**THE PROBLEM:** Among the following entries, count the lines that contain "boundary" and report only the result.

**DATA TO USE:**

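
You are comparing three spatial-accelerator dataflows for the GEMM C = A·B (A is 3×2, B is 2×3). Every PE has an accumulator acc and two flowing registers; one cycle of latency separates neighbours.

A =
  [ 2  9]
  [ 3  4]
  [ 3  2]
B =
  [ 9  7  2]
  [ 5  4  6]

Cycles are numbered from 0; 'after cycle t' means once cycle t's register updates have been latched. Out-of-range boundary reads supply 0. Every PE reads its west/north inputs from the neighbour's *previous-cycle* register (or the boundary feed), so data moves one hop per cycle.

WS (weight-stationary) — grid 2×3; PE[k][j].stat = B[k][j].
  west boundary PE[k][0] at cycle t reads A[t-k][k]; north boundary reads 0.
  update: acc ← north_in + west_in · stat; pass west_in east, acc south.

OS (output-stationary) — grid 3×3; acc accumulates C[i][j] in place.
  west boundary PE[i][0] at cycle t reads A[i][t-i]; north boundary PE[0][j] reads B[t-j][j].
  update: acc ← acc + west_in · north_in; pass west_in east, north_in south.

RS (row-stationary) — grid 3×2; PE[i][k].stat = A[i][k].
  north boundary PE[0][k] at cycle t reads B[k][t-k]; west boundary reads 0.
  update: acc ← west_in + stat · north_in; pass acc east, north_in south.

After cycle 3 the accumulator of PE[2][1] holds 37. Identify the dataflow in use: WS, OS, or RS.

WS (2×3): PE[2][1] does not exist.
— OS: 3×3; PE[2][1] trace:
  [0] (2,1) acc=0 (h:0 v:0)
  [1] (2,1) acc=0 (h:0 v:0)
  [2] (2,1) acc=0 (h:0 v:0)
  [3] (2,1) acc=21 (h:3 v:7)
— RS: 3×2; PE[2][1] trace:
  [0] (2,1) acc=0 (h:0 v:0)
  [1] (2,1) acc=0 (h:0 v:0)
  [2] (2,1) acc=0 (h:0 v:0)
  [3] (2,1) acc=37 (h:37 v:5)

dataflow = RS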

**RESPONSE TO THIS TASK:** 4